* **Task prompt**
Search the records for "that". Report every line where it occurs.

* **Source data**
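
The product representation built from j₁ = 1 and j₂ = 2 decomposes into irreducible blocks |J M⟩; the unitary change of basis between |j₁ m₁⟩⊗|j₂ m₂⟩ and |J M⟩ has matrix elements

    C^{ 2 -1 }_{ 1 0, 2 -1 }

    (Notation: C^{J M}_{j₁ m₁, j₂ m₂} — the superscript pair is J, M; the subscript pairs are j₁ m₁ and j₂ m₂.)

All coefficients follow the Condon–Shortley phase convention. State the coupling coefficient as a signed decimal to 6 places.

j₁+j₂−J=1  J+j₁−j₂=1  J−j₁+j₂=3  j₁+j₂+J+1=6
(j₁±m₁, j₂±m₂, J±M) = (1,1,1,3,1,3)
P² = 3/2
sum k=0..1:
  [0] +1/2 = 1/2
  [1] −1/6 = -1/6
S = 1/3
C² = P²·S² = 1/6 ; C = +0.408248

+0.408248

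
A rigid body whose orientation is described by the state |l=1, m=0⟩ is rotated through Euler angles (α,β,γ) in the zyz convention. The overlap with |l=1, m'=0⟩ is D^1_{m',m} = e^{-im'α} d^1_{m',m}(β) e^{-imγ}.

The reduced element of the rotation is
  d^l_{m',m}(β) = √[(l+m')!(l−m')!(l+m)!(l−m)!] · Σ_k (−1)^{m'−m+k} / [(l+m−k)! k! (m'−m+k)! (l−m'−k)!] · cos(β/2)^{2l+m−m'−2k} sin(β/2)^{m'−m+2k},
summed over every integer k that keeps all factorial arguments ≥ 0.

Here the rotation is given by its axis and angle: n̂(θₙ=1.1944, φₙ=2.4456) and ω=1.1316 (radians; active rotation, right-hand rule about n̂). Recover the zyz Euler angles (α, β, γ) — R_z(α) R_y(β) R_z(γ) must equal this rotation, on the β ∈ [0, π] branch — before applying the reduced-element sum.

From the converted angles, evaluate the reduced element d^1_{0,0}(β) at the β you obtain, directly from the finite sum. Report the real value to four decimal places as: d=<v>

d=0.5029

Axis–angle → zyz. n̂ = (sinθₙcosφₙ, sinθₙsinφₙ, cosθₙ) = (-0.713695, +0.596264, +0.367571), ω = 1.1316.
R = I cosω + sinω [n̂]ₓ + (1−cosω) n̂n̂ᵀ gives
  R = [+0.717986, -0.577288, +0.388889; +0.088085, +0.629567, +0.771937; -0.690461, -0.519985, +0.502871]
β = atan2(√(R₁₃²+R₂₃²), R₃₃) = 1.043879; α = atan2(R₂₃, R₁₃) mod 2π = 1.104127; γ = atan2(R₃₂, −R₃₁) mod 2π = 5.637705
d^1_{0,0}(β=1.0439) via the finite sum:
c=cos(1.043879/2)=0.866854, s=sin(1.043879/2)=0.498562; N=√[1·1·1·1]=1.000000
The bounds max(0,m−m')=0 and min(l+m,l−m')=1 give 2 terms
  k=0: (−1)^0·1.0000/(1)·0.8669^2·0.4986^0 = +0.751436
  k=1: (−1)^1·1.0000/(1)·0.8669^0·0.4986^2 = -0.248564
d^1_{0,0}(1.0439) = +0.751436 -0.248564 = +0.502871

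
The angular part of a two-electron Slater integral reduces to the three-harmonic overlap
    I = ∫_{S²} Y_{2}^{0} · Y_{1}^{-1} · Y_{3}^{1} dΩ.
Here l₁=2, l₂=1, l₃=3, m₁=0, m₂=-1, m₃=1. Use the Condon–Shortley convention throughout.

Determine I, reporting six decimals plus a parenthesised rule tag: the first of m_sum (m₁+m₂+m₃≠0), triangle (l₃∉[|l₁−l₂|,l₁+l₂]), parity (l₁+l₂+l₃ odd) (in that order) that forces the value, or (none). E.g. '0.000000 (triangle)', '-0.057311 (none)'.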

* **Answer for the task**
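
summed over every integer k that keeps all factorial arguments ≥ 0.
Determine I, reporting six decimals plus a parenthesised rule tag: the first of m_sum (m₁+m₂+m₃≠0), triangle (l₃∉[|l₁−l₂|,l₁+l₂]), parity (l₁+l₂+l₃ odd) (in that order) that forces the value, or (none). E.g. '0.000000 (triangle)', '-0.057311 (none)'.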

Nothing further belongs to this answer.